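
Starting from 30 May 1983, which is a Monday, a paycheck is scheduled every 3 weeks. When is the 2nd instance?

20 June 1983

The 2nd occurrence is 1 interval after the first: 1 × 21 = 21 days after 30 May 1983.
May has 31 days — 1 day to the end of May leaves 20.
20 days into June → 20 June 1983.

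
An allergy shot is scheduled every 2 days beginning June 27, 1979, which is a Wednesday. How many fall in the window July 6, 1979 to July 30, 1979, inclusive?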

→ TASK DESCRIPTION
What is needed here is an exact reproduction of all the entries.

→ TASK SOLUTION
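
Starting from 30 May 1983, which is a Monday, a paycheck is scheduled every 3 weeks. When is the 2nd instance?

20 June 1983

The 2nd occurrence is 1 interval after the first: 1 × 21 = 21 days after 30 May 1983.
May has 31 days — 1 day to the end of May leaves 20.
20 days into June → 20 June 1983.

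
An allergy shot is scheduled every 2 days beginning June 27, 1979, which is a Wednesday. How many fall in the window July 6, 1979 to July 30, 1979, inclusive?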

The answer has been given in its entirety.